[Stored dataset items]
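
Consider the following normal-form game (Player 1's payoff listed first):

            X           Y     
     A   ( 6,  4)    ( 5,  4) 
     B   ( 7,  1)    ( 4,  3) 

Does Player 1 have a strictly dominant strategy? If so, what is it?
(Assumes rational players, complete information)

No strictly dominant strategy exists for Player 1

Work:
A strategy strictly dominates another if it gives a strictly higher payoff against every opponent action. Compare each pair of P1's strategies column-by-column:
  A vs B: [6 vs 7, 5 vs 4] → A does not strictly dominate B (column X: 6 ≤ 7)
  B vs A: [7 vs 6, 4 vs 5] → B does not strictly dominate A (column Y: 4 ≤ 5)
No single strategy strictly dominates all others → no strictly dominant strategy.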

* * *

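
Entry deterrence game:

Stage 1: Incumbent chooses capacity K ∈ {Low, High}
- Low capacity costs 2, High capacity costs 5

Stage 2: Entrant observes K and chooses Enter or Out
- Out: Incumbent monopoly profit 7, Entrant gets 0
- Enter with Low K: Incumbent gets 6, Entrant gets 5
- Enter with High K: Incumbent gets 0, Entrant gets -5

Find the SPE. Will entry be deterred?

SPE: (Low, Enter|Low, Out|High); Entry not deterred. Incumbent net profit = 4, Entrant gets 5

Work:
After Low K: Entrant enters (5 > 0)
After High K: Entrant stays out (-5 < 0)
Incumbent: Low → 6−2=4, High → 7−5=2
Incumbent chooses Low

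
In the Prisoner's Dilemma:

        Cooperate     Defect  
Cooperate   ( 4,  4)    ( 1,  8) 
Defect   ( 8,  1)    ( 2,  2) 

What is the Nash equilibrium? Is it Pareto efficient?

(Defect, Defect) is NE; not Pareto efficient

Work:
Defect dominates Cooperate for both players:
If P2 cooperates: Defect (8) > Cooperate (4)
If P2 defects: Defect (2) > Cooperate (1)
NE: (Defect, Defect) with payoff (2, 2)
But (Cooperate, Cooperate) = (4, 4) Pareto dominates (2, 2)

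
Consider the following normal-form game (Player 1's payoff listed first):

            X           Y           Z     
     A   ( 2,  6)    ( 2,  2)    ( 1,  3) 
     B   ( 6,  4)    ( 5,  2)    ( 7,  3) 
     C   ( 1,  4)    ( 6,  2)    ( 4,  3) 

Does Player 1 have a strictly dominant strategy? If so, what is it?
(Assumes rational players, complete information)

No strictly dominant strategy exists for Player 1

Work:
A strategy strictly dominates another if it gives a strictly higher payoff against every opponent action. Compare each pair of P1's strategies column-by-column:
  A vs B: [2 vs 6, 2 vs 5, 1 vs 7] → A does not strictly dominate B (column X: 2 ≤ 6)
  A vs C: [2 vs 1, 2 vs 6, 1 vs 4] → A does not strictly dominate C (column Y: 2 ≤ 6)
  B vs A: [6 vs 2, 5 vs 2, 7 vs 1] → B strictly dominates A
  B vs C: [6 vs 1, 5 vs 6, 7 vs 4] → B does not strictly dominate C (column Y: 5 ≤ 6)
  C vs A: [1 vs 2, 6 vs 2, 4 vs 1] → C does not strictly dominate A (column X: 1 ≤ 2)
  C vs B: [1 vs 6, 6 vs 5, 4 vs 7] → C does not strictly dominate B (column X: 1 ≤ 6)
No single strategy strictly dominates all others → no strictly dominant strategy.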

## WORK REQUIRED
Search the data above for the word "Stage", then gather each line in which it appears.

## ANSWER TO THE PROBLEM
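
Stage 1: Incumbent chooses capacity K ∈ {Low, High}
Stage 2: Entrant observes K and chooses Enter or Out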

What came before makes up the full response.